[Stored data entries]
====================
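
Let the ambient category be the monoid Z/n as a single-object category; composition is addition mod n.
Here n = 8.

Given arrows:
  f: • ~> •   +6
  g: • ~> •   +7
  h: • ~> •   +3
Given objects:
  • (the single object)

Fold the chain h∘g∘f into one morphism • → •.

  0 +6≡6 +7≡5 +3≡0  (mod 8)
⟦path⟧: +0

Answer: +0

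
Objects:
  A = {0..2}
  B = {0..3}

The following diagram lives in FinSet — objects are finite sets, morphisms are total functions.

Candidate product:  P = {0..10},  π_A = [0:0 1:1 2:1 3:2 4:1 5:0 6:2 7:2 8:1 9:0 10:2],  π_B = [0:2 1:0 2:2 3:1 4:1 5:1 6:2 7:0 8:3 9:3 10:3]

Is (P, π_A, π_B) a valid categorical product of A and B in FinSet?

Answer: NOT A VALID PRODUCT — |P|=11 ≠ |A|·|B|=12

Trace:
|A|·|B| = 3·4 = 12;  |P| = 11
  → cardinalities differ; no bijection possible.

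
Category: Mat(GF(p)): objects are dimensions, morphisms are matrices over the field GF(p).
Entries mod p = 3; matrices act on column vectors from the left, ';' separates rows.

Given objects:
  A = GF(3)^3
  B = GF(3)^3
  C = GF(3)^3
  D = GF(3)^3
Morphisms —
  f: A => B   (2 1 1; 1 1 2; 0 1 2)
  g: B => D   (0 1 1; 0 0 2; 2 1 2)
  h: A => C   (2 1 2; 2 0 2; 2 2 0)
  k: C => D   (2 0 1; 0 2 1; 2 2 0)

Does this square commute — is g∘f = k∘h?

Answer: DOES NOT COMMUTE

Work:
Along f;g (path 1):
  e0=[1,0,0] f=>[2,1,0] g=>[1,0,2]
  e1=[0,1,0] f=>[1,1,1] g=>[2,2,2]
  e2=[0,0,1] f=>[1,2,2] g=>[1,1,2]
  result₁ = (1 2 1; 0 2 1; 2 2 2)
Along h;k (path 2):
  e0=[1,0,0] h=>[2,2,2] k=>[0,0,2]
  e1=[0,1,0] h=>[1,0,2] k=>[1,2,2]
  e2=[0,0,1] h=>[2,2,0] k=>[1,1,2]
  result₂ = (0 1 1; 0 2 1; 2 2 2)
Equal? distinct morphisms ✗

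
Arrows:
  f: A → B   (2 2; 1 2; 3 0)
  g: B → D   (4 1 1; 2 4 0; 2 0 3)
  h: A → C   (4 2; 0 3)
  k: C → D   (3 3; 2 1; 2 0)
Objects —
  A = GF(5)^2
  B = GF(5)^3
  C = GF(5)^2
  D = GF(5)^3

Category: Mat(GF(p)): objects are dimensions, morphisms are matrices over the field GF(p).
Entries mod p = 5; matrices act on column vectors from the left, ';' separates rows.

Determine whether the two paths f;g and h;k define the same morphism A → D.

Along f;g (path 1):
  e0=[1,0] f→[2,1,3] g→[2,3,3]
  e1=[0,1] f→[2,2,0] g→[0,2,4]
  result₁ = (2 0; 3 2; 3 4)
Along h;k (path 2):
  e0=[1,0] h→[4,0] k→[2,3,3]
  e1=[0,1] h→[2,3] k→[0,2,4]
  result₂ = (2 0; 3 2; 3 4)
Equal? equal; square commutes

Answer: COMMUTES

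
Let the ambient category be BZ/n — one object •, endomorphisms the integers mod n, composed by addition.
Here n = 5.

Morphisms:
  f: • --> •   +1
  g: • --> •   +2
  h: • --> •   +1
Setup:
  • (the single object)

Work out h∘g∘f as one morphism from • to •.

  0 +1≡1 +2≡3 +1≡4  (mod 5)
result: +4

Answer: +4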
====================
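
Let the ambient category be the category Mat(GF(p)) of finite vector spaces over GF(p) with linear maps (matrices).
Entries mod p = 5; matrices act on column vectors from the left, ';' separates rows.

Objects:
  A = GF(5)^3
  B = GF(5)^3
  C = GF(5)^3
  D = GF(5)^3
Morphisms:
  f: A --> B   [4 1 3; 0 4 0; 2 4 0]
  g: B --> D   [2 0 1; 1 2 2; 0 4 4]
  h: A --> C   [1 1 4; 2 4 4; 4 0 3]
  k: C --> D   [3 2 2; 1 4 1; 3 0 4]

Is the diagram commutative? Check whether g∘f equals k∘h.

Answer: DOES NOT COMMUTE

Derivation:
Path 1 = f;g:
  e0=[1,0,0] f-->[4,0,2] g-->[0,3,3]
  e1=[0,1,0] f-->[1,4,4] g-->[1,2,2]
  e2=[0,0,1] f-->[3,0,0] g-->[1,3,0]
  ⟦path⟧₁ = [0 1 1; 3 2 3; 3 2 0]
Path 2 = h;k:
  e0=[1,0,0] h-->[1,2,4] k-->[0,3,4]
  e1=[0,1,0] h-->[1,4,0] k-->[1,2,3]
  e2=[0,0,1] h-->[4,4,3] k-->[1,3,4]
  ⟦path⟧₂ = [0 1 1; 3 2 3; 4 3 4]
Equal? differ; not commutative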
====================
GOAL OF THE EXERCISE:
Above are the entries. Output exactly the lines beginning with the line that has "The following diagram" and ending with the line that has "8:3 9:3 10:3]".

SOLUTION BELOW:
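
The following diagram lives in FinSet — objects are finite sets, morphisms are total functions.

Candidate product:  P = {0..10},  π_A = [0:0 1:1 2:1 3:2 4:1 5:0 6:2 7:2 8:1 9:0 10:2],  π_B = [0:2 1:0 2:2 3:1 4:1 5:1 6:2 7:0 8:3 9:3 10:3]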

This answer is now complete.